BEGIN Material shown
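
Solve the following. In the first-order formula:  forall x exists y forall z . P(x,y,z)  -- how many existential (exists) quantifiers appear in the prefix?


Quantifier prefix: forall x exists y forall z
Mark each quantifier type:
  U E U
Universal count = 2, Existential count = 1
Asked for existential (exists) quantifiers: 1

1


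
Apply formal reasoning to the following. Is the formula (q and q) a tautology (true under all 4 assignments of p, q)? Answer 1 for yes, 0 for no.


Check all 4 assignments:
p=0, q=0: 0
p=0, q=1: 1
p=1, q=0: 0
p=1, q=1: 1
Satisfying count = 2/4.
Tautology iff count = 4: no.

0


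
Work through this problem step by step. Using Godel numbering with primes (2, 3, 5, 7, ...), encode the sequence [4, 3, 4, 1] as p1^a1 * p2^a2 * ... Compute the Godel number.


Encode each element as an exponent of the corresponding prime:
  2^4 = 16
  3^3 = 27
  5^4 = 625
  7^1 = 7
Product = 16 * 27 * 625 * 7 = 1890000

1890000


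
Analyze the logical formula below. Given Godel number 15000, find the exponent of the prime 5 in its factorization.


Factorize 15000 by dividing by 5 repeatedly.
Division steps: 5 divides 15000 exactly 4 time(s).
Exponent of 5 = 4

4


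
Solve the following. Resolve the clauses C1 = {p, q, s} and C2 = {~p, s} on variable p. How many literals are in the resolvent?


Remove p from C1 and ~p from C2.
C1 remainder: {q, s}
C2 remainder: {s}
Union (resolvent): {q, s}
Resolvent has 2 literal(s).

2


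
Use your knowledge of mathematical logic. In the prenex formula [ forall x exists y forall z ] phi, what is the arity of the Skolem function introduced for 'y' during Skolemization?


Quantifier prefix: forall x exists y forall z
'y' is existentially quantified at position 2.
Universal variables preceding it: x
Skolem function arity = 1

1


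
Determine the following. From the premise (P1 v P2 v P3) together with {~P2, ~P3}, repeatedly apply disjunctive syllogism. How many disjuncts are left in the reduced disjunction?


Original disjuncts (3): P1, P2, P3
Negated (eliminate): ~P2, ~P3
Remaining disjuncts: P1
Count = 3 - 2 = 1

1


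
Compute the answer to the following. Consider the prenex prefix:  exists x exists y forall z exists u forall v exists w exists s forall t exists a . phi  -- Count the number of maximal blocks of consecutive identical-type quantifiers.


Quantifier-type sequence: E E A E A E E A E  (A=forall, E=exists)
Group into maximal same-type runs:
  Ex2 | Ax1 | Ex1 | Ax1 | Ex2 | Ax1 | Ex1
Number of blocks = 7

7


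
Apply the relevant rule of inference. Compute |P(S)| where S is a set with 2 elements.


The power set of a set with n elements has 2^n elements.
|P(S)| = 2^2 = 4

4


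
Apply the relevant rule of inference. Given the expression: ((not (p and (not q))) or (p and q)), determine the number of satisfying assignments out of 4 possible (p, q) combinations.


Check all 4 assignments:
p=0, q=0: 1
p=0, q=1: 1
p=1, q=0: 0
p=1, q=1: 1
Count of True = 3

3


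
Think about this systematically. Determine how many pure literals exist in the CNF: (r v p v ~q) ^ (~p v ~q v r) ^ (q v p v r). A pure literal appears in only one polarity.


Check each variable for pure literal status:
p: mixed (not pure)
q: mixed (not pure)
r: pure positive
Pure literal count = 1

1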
END Material shown
* Exercise details: Output every entry exactly as given.

* Exercise answer:
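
Solve the following. In the first-order formula:  forall x exists y forall z . P(x,y,z)  -- how many existential (exists) quantifiers appear in the prefix?


Quantifier prefix: forall x exists y forall z
Mark each quantifier type:
  U E U
Universal count = 2, Existential count = 1
Asked for existential (exists) quantifiers: 1

1


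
Apply formal reasoning to the following. Is the formula (q and q) a tautology (true under all 4 assignments of p, q)? Answer 1 for yes, 0 for no.


Check all 4 assignments:
p=0, q=0: 0
p=0, q=1: 1
p=1, q=0: 0
p=1, q=1: 1
Satisfying count = 2/4.
Tautology iff count = 4: no.

0


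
Work through this problem step by step. Using Godel numbering with primes (2, 3, 5, 7, ...), encode the sequence [4, 3, 4, 1] as p1^a1 * p2^a2 * ... Compute the Godel number.


Encode each element as an exponent of the corresponding prime:
  2^4 = 16
  3^3 = 27
  5^4 = 625
  7^1 = 7
Product = 16 * 27 * 625 * 7 = 1890000

1890000


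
Analyze the logical formula below. Given Godel number 15000, find the exponent of the prime 5 in its factorization.


Factorize 15000 by dividing by 5 repeatedly.
Division steps: 5 divides 15000 exactly 4 time(s).
Exponent of 5 = 4

4


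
Solve the following. Resolve the clauses C1 = {p, q, s} and C2 = {~p, s} on variable p. How many literals are in the resolvent?


Remove p from C1 and ~p from C2.
C1 remainder: {q, s}
C2 remainder: {s}
Union (resolvent): {q, s}
Resolvent has 2 literal(s).

2


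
Use your knowledge of mathematical logic. In the prenex formula [ forall x exists y forall z ] phi, what is the arity of the Skolem function introduced for 'y' during Skolemization?


Quantifier prefix: forall x exists y forall z
'y' is existentially quantified at position 2.
Universal variables preceding it: x
Skolem function arity = 1

1


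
Determine the following. From the premise (P1 v P2 v P3) together with {~P2, ~P3}, repeatedly apply disjunctive syllogism. How many disjuncts are left in the reduced disjunction?


Original disjuncts (3): P1, P2, P3
Negated (eliminate): ~P2, ~P3
Remaining disjuncts: P1
Count = 3 - 2 = 1

1


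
Compute the answer to the following. Consider the prenex prefix:  exists x exists y forall z exists u forall v exists w exists s forall t exists a . phi  -- Count the number of maximal blocks of consecutive identical-type quantifiers.


Quantifier-type sequence: E E A E A E E A E  (A=forall, E=exists)
Group into maximal same-type runs:
  Ex2 | Ax1 | Ex1 | Ax1 | Ex2 | Ax1 | Ex1
Number of blocks = 7

7


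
Apply the relevant rule of inference. Compute |P(S)| where S is a set with 2 elements.


The power set of a set with n elements has 2^n elements.
|P(S)| = 2^2 = 4

4


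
Apply the relevant rule of inference. Given the expression: ((not (p and (not q))) or (p and q)), determine the number of satisfying assignments out of 4 possible (p, q) combinations.


Check all 4 assignments:
p=0, q=0: 1
p=0, q=1: 1
p=1, q=0: 0
p=1, q=1: 1
Count of True = 3

3


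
Think about this systematically. Determine how many pure literals exist in the CNF: (r v p v ~q) ^ (~p v ~q v r) ^ (q v p v r). A pure literal appears in only one polarity.


Check each variable for pure literal status:
p: mixed (not pure)
q: mixed (not pure)
r: pure positive
Pure literal count = 1

1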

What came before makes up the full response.